=== Record extracts ===
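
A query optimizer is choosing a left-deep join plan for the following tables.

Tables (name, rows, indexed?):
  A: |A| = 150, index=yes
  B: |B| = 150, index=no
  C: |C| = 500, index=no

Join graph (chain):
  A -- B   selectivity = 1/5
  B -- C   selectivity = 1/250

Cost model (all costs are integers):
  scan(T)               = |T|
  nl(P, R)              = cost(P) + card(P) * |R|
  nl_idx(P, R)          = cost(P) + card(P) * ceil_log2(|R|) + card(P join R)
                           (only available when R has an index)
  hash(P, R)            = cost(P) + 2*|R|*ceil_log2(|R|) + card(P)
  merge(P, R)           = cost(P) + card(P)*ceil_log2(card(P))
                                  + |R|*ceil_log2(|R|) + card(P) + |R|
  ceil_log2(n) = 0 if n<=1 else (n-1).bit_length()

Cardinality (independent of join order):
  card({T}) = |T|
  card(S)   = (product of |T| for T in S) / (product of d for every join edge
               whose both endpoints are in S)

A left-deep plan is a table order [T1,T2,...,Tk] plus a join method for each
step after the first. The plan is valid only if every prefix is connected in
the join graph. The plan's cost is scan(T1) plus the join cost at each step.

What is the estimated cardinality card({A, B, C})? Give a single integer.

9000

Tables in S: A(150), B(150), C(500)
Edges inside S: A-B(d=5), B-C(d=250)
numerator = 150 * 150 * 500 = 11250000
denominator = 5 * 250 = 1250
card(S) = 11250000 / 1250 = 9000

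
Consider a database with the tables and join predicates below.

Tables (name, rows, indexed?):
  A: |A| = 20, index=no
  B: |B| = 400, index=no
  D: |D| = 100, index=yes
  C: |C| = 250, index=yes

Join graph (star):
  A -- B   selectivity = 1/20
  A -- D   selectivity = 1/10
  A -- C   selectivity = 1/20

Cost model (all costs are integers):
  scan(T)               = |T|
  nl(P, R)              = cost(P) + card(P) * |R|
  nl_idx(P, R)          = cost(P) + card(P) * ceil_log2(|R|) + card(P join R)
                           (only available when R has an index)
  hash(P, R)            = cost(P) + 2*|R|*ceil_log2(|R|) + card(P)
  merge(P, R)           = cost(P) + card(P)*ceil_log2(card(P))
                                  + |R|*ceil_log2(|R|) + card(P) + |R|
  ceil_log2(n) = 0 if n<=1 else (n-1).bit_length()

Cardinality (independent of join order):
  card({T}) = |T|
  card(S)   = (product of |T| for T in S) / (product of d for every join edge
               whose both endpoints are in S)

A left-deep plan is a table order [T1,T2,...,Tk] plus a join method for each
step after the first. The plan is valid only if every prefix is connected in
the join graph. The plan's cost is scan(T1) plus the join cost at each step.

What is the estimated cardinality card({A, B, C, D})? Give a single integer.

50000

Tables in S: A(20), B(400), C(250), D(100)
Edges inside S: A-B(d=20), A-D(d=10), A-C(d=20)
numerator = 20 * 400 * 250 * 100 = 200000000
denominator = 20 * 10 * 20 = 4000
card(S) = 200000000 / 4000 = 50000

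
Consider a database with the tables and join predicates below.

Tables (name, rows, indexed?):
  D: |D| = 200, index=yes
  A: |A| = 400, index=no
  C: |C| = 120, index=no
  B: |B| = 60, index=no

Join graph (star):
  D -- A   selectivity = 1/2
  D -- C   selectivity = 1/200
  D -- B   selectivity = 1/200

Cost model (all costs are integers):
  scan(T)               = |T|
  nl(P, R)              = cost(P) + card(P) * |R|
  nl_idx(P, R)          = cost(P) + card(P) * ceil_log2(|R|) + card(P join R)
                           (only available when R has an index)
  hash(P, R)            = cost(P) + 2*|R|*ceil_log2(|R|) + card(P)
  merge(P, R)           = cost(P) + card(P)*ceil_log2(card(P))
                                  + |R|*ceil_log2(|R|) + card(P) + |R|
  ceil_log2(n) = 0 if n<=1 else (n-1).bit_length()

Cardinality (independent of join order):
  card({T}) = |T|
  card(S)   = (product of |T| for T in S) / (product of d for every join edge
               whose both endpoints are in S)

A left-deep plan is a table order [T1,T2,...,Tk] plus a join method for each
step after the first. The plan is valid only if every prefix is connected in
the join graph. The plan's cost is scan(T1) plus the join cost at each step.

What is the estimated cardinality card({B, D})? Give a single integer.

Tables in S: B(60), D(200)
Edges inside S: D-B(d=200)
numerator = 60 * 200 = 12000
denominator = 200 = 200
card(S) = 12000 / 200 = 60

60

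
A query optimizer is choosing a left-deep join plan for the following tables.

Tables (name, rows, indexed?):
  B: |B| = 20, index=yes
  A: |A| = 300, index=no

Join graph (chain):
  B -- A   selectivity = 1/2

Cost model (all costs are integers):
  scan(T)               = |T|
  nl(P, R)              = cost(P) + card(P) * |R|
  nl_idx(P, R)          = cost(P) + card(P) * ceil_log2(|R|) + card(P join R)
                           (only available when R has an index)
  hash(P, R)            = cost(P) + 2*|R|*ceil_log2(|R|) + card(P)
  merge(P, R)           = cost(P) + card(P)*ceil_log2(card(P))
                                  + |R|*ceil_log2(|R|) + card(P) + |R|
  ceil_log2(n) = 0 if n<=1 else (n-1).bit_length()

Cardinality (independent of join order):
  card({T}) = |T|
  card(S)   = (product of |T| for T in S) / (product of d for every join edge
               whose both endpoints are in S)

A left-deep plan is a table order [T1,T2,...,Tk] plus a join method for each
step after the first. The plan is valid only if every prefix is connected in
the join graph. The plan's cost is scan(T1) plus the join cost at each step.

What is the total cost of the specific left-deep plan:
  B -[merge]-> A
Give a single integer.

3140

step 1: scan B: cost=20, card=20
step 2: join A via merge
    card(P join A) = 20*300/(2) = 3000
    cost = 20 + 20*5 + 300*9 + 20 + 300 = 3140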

=== Assignment ===
The output should restate the data exactly, with no line missing.

=== Result for this task ===
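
A query optimizer is choosing a left-deep join plan for the following tables.

Tables (name, rows, indexed?):
  A: |A| = 150, index=yes
  B: |B| = 150, index=no
  C: |C| = 500, index=no

Join graph (chain):
  A -- B   selectivity = 1/5
  B -- C   selectivity = 1/250

Cost model (all costs are integers):
  scan(T)               = |T|
  nl(P, R)              = cost(P) + card(P) * |R|
  nl_idx(P, R)          = cost(P) + card(P) * ceil_log2(|R|) + card(P join R)
                           (only available when R has an index)
  hash(P, R)            = cost(P) + 2*|R|*ceil_log2(|R|) + card(P)
  merge(P, R)           = cost(P) + card(P)*ceil_log2(card(P))
                                  + |R|*ceil_log2(|R|) + card(P) + |R|
  ceil_log2(n) = 0 if n<=1 else (n-1).bit_length()

Cardinality (independent of join order):
  card({T}) = |T|
  card(S)   = (product of |T| for T in S) / (product of d for every join edge
               whose both endpoints are in S)

A left-deep plan is a table order [T1,T2,...,Tk] plus a join method for each
step after the first. The plan is valid only if every prefix is connected in
the join graph. The plan's cost is scan(T1) plus the join cost at each step.

What is the estimated cardinality card({A, B, C})? Give a single integer.

9000

Tables in S: A(150), B(150), C(500)
Edges inside S: A-B(d=5), B-C(d=250)
numerator = 150 * 150 * 500 = 11250000
denominator = 5 * 250 = 1250
card(S) = 11250000 / 1250 = 9000

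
Consider a database with the tables and join predicates below.

Tables (name, rows, indexed?):
  A: |A| = 20, index=no
  B: |B| = 400, index=no
  D: |D| = 100, index=yes
  C: |C| = 250, index=yes

Join graph (star):
  A -- B   selectivity = 1/20
  A -- D   selectivity = 1/10
  A -- C   selectivity = 1/20

Cost model (all costs are integers):
  scan(T)               = |T|
  nl(P, R)              = cost(P) + card(P) * |R|
  nl_idx(P, R)          = cost(P) + card(P) * ceil_log2(|R|) + card(P join R)
                           (only available when R has an index)
  hash(P, R)            = cost(P) + 2*|R|*ceil_log2(|R|) + card(P)
  merge(P, R)           = cost(P) + card(P)*ceil_log2(card(P))
                                  + |R|*ceil_log2(|R|) + card(P) + |R|
  ceil_log2(n) = 0 if n<=1 else (n-1).bit_length()

Cardinality (independent of join order):
  card({T}) = |T|
  card(S)   = (product of |T| for T in S) / (product of d for every join edge
               whose both endpoints are in S)

A left-deep plan is a table order [T1,T2,...,Tk] plus a join method for each
step after the first. The plan is valid only if every prefix is connected in
the join graph. The plan's cost is scan(T1) plus the join cost at each step.

What is the estimated cardinality card({A, B, C, D})? Give a single integer.

50000

Tables in S: A(20), B(400), C(250), D(100)
Edges inside S: A-B(d=20), A-D(d=10), A-C(d=20)
numerator = 20 * 400 * 250 * 100 = 200000000
denominator = 20 * 10 * 20 = 4000
card(S) = 200000000 / 4000 = 50000

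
Consider a database with the tables and join predicates below.

Tables (name, rows, indexed?):
  D: |D| = 200, index=yes
  A: |A| = 400, index=no
  C: |C| = 120, index=no
  B: |B| = 60, index=no

Join graph (star):
  D -- A   selectivity = 1/2
  D -- C   selectivity = 1/200
  D -- B   selectivity = 1/200

Cost model (all costs are integers):
  scan(T)               = |T|
  nl(P, R)              = cost(P) + card(P) * |R|
  nl_idx(P, R)          = cost(P) + card(P) * ceil_log2(|R|) + card(P join R)
                           (only available when R has an index)
  hash(P, R)            = cost(P) + 2*|R|*ceil_log2(|R|) + card(P)
  merge(P, R)           = cost(P) + card(P)*ceil_log2(card(P))
                                  + |R|*ceil_log2(|R|) + card(P) + |R|
  ceil_log2(n) = 0 if n<=1 else (n-1).bit_length()

Cardinality (independent of join order):
  card({T}) = |T|
  card(S)   = (product of |T| for T in S) / (product of d for every join edge
               whose both endpoints are in S)

A left-deep plan is a table order [T1,T2,...,Tk] plus a join method for each
step after the first. The plan is valid only if every prefix is connected in
the join graph. The plan's cost is scan(T1) plus the join cost at each step.

What is the estimated cardinality card({B, D})? Give a single integer.

Tables in S: B(60), D(200)
Edges inside S: D-B(d=200)
numerator = 60 * 200 = 12000
denominator = 200 = 200
card(S) = 12000 / 200 = 60

60

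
A query optimizer is choosing a left-deep join plan for the following tables.

Tables (name, rows, indexed?):
  B: |B| = 20, index=yes
  A: |A| = 300, index=no

Join graph (chain):
  B -- A   selectivity = 1/2

Cost model (all costs are integers):
  scan(T)               = |T|
  nl(P, R)              = cost(P) + card(P) * |R|
  nl_idx(P, R)          = cost(P) + card(P) * ceil_log2(|R|) + card(P join R)
                           (only available when R has an index)
  hash(P, R)            = cost(P) + 2*|R|*ceil_log2(|R|) + card(P)
  merge(P, R)           = cost(P) + card(P)*ceil_log2(card(P))
                                  + |R|*ceil_log2(|R|) + card(P) + |R|
  ceil_log2(n) = 0 if n<=1 else (n-1).bit_length()

Cardinality (independent of join order):
  card({T}) = |T|
  card(S)   = (product of |T| for T in S) / (product of d for every join edge
               whose both endpoints are in S)

A left-deep plan is a table order [T1,T2,...,Tk] plus a join method for each
step after the first. The plan is valid only if every prefix is connected in
the join graph. The plan's cost is scan(T1) plus the join cost at each step.

What is the total cost of the specific left-deep plan:
  B -[merge]-> A
Give a single integer.

3140

step 1: scan B: cost=20, card=20
step 2: join A via merge
    card(P join A) = 20*300/(2) = 3000
    cost = 20 + 20*5 + 300*9 + 20 + 300 = 3140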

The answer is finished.